Aim of the exercise.
With nothing left out, give the data back exactly.

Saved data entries
□ □ □ □

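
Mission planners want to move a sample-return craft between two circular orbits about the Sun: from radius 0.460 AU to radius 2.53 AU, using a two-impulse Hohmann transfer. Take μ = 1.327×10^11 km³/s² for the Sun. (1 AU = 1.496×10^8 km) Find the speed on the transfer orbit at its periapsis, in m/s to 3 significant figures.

In km: r₁ = 0.460 × 1.496×10^8 = 6.8816×10^7 km; r₂ = 2.53 × 1.496×10^8 = 3.78488×10^8 km.
Transfer-ellipse semi-major axis a_t = (r₁ + r₂)/2 = (6.8816×10^7 + 3.78488×10^8)/2 = 2.23652×10^8 km.
At periapsis, r = 6.8816×10^7 km.
From the vis-viva equation, v = √[μ(2/r − 1/a_t)] = 57.13 km/s.

v = 57100 m/s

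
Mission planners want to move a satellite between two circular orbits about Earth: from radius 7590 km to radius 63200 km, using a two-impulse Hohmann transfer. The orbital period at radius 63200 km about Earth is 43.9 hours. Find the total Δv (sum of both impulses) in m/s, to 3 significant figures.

From Kepler's third law T² = 4π²r³/μ at r = 63200 km, T = 43.9 hours = 43.9 × 3600 s = 1.5804×10^5 s: μ = 4π²r³/T² = 3.99004×10^5 km³/s².
Transfer-ellipse semi-major axis a_t = (r₁ + r₂)/2 = (7590 + 63200)/2 = 35395 km.
Circular speed at r₁: v₁ = √(μ/r₁) = √(3.99004×10^5/7590) = 7.250 km/s.
Transfer-orbit speed at r₁ (v² = μ(2/r − 1/a)): v_p = √[μ(2/r₁ − 1/a_t)] = 9.688 km/s.
First burn Δv₁ = |v_p − v₁| = 2.438 km/s.
At r₂, v₂ = √(μ/r₂) = 2.513 km/s.
Transfer-orbit speed at r₂: v_a = √[μ(2/r₂ − 1/a_t)] = 1.164 km/s.
Second burn Δv₂ = |v₂ − v_a| = 1.349 km/s.
Δv = Δv₁ + Δv₂ = 2.438 + 1.349 = 3.787 km/s.

Δv = 3790 m/s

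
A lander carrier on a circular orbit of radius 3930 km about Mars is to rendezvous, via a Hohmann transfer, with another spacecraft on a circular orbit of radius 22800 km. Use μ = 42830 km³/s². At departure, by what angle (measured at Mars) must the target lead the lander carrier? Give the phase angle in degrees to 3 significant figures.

φ = 99.2°

Transfer-ellipse semi-major axis a_t = (r₁ + r₂)/2 = (3930 + 22800)/2 = 13365 km.
Transfer time t = π√(a_t³/μ) = 23454.7 s.
Target angular speed ω₂ = √(μ/r₂³) = 6.01135×10^-5 rad/s.
Angle swept by the target during transfer: ω₂·t = 1.4099 rad = 80.78°.
The lander carrier traverses 180° on the transfer ellipse, so the target must lead by 180° − 80.78° = 99.2°.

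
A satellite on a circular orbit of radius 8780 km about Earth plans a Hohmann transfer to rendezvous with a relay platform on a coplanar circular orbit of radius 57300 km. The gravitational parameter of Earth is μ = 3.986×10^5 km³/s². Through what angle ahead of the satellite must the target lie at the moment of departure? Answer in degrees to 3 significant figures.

Transfer-ellipse semi-major axis a_t = (r₁ + r₂)/2 = (8780 + 57300)/2 = 33040 km.
The half-period of the transfer ellipse is t = π√(a_t³/μ) = 29884 s.
Target angular speed ω₂ = √(μ/r₂³) = 4.6030×10^-5 rad/s.
Angle swept by the target during transfer: ω₂·t = 1.37556 rad = 78.81°.
Arrival is 180° from departure on the ellipse, so φ = 180° − 78.81° = 101°.

φ = 101°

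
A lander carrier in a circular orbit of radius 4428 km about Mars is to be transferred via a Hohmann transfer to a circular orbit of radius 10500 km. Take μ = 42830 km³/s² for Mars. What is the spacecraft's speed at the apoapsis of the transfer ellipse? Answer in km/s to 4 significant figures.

v = 1.556 km/s

The Hohmann ellipse has a_t = (r₁ + r₂)/2 = 7464 km.
The apoapsis of the transfer ellipse is at r = 10500 km.
Vis-viva: v = √[μ(2/r − 1/a_t)] = √[42830 × (2/10500 − 1/7464)] = 1.556 km/s.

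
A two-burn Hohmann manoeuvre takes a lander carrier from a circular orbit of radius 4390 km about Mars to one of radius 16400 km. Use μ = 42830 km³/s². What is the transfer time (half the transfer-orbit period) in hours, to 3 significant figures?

Semi-major axis of the transfer orbit: a_t = (4390 + 16400)/2 = 10395 km.
Half the transfer-orbit period gives t = π√(a_t³/μ) = 16090 s.
Converting: 16090 s ÷ 3600 s/hour = 4.47 hours.

t = 4.47 hours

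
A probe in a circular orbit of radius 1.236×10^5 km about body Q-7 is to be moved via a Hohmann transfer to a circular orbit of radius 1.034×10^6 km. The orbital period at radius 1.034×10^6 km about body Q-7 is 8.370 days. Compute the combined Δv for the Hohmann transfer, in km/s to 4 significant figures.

Δv = 13.58 km/s

From Kepler's third law T² = 4π²r³/μ at r = 1.034×10^6 km, T = 8.370 days = 8.370 × 86400 s = 7.23168×10^5 s: μ = 4π²r³/T² = 8.34532×10^7 km³/s².
Semi-major axis of the transfer orbit: a_t = (1.236×10^5 + 1.034×10^6)/2 = 5.788×10^5 km.
At r₁ the circular-orbit speed is v₁ = √(μ/r₁) = 25.984 km/s.
Transfer-orbit speed at r₁ (vis-viva): v_p = √[μ(2/r₁ − 1/a_t)] = 34.730 km/s.
First burn Δv₁ = |v_p − v₁| = 8.746 km/s.
Circular speed at r₂: v₂ = √(μ/r₂) = 8.984 km/s.
Transfer-orbit speed at r₂: v_a = √[μ(2/r₂ − 1/a_t)] = 4.152 km/s.
Second burn Δv₂ = |v₂ − v_a| = 4.832 km/s.
Total Δv = Δv₁ + Δv₂ = 13.58 km/s.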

□ □ □ □

Worked solution.
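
Mission planners want to move a sample-return craft between two circular orbits about the Sun: from radius 0.460 AU to radius 2.53 AU, using a two-impulse Hohmann transfer. Take μ = 1.327×10^11 km³/s² for the Sun. (1 AU = 1.496×10^8 km) Find the speed on the transfer orbit at its periapsis, in m/s to 3 significant figures.

In km: r₁ = 0.460 × 1.496×10^8 = 6.8816×10^7 km; r₂ = 2.53 × 1.496×10^8 = 3.78488×10^8 km.
Transfer-ellipse semi-major axis a_t = (r₁ + r₂)/2 = (6.8816×10^7 + 3.78488×10^8)/2 = 2.23652×10^8 km.
At periapsis, r = 6.8816×10^7 km.
From the vis-viva equation, v = √[μ(2/r − 1/a_t)] = 57.13 km/s.

v = 57100 m/s

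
Mission planners want to move a satellite between two circular orbits about Earth: from radius 7590 km to radius 63200 km, using a two-impulse Hohmann transfer. The orbital period at radius 63200 km about Earth is 43.9 hours. Find the total Δv (sum of both impulses) in m/s, to 3 significant figures.

From Kepler's third law T² = 4π²r³/μ at r = 63200 km, T = 43.9 hours = 43.9 × 3600 s = 1.5804×10^5 s: μ = 4π²r³/T² = 3.99004×10^5 km³/s².
Transfer-ellipse semi-major axis a_t = (r₁ + r₂)/2 = (7590 + 63200)/2 = 35395 km.
Circular speed at r₁: v₁ = √(μ/r₁) = √(3.99004×10^5/7590) = 7.250 km/s.
Transfer-orbit speed at r₁ (v² = μ(2/r − 1/a)): v_p = √[μ(2/r₁ − 1/a_t)] = 9.688 km/s.
First burn Δv₁ = |v_p − v₁| = 2.438 km/s.
At r₂, v₂ = √(μ/r₂) = 2.513 km/s.
Transfer-orbit speed at r₂: v_a = √[μ(2/r₂ − 1/a_t)] = 1.164 km/s.
Second burn Δv₂ = |v₂ − v_a| = 1.349 km/s.
Δv = Δv₁ + Δv₂ = 2.438 + 1.349 = 3.787 km/s.

Δv = 3790 m/s

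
A lander carrier on a circular orbit of radius 3930 km about Mars is to rendezvous, via a Hohmann transfer, with another spacecraft on a circular orbit of radius 22800 km. Use μ = 42830 km³/s². At departure, by what angle (measured at Mars) must the target lead the lander carrier? Give the phase angle in degrees to 3 significant figures.

φ = 99.2°

Transfer-ellipse semi-major axis a_t = (r₁ + r₂)/2 = (3930 + 22800)/2 = 13365 km.
Transfer time t = π√(a_t³/μ) = 23454.7 s.
Target angular speed ω₂ = √(μ/r₂³) = 6.01135×10^-5 rad/s.
Angle swept by the target during transfer: ω₂·t = 1.4099 rad = 80.78°.
The lander carrier traverses 180° on the transfer ellipse, so the target must lead by 180° − 80.78° = 99.2°.

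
A satellite on a circular orbit of radius 8780 km about Earth plans a Hohmann transfer to rendezvous with a relay platform on a coplanar circular orbit of radius 57300 km. The gravitational parameter of Earth is μ = 3.986×10^5 km³/s². Through what angle ahead of the satellite must the target lie at the moment of departure? Answer in degrees to 3 significant figures.

Transfer-ellipse semi-major axis a_t = (r₁ + r₂)/2 = (8780 + 57300)/2 = 33040 km.
The half-period of the transfer ellipse is t = π√(a_t³/μ) = 29884 s.
Target angular speed ω₂ = √(μ/r₂³) = 4.6030×10^-5 rad/s.
Angle swept by the target during transfer: ω₂·t = 1.37556 rad = 78.81°.
Arrival is 180° from departure on the ellipse, so φ = 180° − 78.81° = 101°.

φ = 101°

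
A lander carrier in a circular orbit of radius 4428 km about Mars is to be transferred via a Hohmann transfer to a circular orbit of radius 10500 km. Take μ = 42830 km³/s² for Mars. What is the spacecraft's speed at the apoapsis of the transfer ellipse? Answer in km/s to 4 significant figures.

v = 1.556 km/s

The Hohmann ellipse has a_t = (r₁ + r₂)/2 = 7464 km.
The apoapsis of the transfer ellipse is at r = 10500 km.
Vis-viva: v = √[μ(2/r − 1/a_t)] = √[42830 × (2/10500 − 1/7464)] = 1.556 km/s.

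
A two-burn Hohmann manoeuvre takes a lander carrier from a circular orbit of radius 4390 km about Mars to one of radius 16400 km. Use μ = 42830 km³/s². What is the transfer time (half the transfer-orbit period) in hours, to 3 significant figures?

Semi-major axis of the transfer orbit: a_t = (4390 + 16400)/2 = 10395 km.
Half the transfer-orbit period gives t = π√(a_t³/μ) = 16090 s.
Converting: 16090 s ÷ 3600 s/hour = 4.47 hours.

t = 4.47 hours

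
A probe in a circular orbit of radius 1.236×10^5 km about body Q-7 is to be moved via a Hohmann transfer to a circular orbit of radius 1.034×10^6 km. The orbital period at radius 1.034×10^6 km about body Q-7 is 8.370 days. Compute the combined Δv for the Hohmann transfer, in km/s to 4 significant figures.

Δv = 13.58 km/s

From Kepler's third law T² = 4π²r³/μ at r = 1.034×10^6 km, T = 8.370 days = 8.370 × 86400 s = 7.23168×10^5 s: μ = 4π²r³/T² = 8.34532×10^7 km³/s².
Semi-major axis of the transfer orbit: a_t = (1.236×10^5 + 1.034×10^6)/2 = 5.788×10^5 km.
At r₁ the circular-orbit speed is v₁ = √(μ/r₁) = 25.984 km/s.
Transfer-orbit speed at r₁ (vis-viva): v_p = √[μ(2/r₁ − 1/a_t)] = 34.730 km/s.
First burn Δv₁ = |v_p − v₁| = 8.746 km/s.
Circular speed at r₂: v₂ = √(μ/r₂) = 8.984 km/s.
Transfer-orbit speed at r₂: v_a = √[μ(2/r₂ − 1/a_t)] = 4.152 km/s.
Second burn Δv₂ = |v₂ − v_a| = 4.832 km/s.
Total Δv = Δv₁ + Δv₂ = 13.58 km/s.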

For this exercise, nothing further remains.